Say how many lines in the data below contain the word "sqrt", and give no other text.
━━━ Data listing ━━━
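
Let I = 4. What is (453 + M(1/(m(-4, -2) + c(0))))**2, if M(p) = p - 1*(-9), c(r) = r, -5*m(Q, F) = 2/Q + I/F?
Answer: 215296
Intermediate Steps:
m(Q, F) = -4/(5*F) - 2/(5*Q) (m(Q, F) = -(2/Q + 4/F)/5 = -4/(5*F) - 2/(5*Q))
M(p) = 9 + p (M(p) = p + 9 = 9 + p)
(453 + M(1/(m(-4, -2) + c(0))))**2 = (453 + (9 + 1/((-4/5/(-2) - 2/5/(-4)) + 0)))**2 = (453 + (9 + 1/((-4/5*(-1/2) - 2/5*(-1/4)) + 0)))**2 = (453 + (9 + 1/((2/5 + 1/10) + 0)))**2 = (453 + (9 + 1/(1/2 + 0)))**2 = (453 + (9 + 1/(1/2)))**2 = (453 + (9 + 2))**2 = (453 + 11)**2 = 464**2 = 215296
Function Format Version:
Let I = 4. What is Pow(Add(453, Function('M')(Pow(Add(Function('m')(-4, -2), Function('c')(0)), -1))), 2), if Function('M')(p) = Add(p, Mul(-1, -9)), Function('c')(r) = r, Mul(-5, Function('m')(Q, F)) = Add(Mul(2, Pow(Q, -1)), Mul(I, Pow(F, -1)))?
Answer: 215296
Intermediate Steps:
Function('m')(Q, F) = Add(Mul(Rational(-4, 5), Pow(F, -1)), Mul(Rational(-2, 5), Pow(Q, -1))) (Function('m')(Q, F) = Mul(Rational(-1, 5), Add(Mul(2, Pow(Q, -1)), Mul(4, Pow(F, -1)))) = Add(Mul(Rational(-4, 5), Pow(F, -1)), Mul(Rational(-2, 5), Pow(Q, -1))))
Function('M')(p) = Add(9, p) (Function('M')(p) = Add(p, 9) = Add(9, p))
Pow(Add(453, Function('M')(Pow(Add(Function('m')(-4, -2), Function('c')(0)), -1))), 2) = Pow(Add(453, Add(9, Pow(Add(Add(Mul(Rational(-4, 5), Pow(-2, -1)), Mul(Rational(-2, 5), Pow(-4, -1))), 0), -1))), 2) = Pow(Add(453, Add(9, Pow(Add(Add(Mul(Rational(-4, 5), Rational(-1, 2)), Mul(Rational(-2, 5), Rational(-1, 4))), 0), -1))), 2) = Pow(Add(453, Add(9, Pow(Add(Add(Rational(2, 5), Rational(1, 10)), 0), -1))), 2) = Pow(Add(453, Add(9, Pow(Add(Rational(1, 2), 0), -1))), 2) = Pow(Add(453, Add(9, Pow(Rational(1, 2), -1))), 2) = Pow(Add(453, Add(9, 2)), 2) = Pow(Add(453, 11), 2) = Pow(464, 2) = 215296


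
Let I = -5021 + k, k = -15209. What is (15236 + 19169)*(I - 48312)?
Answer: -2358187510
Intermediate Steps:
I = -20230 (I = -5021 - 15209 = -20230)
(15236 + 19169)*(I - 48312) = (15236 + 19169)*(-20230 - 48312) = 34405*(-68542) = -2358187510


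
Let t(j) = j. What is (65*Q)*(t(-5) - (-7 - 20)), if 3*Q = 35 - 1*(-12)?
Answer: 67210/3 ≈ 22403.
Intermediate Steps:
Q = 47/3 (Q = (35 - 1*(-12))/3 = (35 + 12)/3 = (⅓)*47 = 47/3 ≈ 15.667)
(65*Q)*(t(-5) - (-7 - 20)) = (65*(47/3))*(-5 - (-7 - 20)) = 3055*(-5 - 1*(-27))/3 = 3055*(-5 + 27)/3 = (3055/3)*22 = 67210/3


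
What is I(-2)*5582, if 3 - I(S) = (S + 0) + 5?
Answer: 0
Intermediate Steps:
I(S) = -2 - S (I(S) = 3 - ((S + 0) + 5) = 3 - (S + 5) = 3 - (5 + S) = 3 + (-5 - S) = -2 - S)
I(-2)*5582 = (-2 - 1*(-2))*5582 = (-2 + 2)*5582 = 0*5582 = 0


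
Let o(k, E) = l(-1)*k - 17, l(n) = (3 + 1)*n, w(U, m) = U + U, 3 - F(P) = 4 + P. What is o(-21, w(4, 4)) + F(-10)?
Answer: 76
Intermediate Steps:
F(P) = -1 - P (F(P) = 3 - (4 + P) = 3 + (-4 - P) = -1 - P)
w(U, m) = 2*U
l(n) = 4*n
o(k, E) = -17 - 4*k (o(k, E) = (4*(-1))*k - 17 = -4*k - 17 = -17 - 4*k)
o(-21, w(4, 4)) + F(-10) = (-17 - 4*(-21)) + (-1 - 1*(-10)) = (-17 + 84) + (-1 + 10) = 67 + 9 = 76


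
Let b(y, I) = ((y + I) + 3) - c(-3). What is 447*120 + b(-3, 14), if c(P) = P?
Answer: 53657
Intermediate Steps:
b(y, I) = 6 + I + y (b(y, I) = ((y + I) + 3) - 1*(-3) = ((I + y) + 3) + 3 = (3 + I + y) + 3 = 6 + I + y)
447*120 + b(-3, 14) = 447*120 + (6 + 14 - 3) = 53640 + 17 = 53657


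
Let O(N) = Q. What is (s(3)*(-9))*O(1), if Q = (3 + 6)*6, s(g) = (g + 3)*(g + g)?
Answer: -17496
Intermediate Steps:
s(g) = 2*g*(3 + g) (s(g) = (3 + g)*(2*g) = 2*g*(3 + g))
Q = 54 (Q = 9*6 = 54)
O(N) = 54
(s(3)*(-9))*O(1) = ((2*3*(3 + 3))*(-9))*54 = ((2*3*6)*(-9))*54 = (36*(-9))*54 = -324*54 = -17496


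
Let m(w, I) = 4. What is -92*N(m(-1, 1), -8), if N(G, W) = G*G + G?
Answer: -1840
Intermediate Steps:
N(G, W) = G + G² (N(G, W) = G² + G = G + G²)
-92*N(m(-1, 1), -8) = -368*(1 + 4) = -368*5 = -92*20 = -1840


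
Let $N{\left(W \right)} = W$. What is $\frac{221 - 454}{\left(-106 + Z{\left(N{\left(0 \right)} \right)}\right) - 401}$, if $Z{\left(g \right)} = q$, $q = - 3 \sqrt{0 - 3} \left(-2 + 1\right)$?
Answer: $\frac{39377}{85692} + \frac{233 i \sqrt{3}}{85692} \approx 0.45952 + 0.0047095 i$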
━━━
**Task result:** 2